• WHAT THE TASK ASKS
Starting with the first line below, reproduce each line exactly until you have included the one bearing "List every row".

*** INPUT MATERIAL ***

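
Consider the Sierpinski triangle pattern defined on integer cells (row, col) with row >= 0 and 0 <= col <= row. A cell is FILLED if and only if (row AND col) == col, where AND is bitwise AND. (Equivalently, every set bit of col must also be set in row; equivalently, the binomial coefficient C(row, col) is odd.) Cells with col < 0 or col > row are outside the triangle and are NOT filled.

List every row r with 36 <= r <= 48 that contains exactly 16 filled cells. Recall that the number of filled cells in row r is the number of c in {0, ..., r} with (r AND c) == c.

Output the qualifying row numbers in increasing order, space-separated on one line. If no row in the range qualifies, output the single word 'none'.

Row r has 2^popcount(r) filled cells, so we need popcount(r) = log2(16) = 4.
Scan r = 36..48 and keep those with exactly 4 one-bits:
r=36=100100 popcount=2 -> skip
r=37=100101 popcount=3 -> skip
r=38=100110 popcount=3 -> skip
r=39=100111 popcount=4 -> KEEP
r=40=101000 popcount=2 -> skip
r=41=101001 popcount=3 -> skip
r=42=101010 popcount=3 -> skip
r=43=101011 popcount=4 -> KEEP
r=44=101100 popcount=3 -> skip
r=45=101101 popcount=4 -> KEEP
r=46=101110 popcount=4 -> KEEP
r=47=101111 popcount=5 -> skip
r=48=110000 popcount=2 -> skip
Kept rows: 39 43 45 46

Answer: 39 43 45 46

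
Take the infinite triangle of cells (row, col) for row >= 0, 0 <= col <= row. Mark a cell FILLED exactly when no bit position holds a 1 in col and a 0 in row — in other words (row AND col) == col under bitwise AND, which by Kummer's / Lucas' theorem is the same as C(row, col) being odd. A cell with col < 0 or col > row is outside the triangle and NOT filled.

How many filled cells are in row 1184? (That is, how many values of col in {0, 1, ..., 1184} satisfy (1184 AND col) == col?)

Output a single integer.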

*** End of INPUT MATERIAL ***

• RESPONSE BELOW
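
Consider the Sierpinski triangle pattern defined on integer cells (row, col) with row >= 0 and 0 <= col <= row. A cell is FILLED if and only if (row AND col) == col, where AND is bitwise AND. (Equivalently, every set bit of col must also be set in row; equivalently, the binomial coefficient C(row, col) is odd.) Cells with col < 0 or col > row are outside the triangle and are NOT filled.

List every row r with 36 <= r <= 48 that contains exactly 16 filled cells. Recall that the number of filled cells in row r is the number of c in {0, ..., r} with (r AND c) == c.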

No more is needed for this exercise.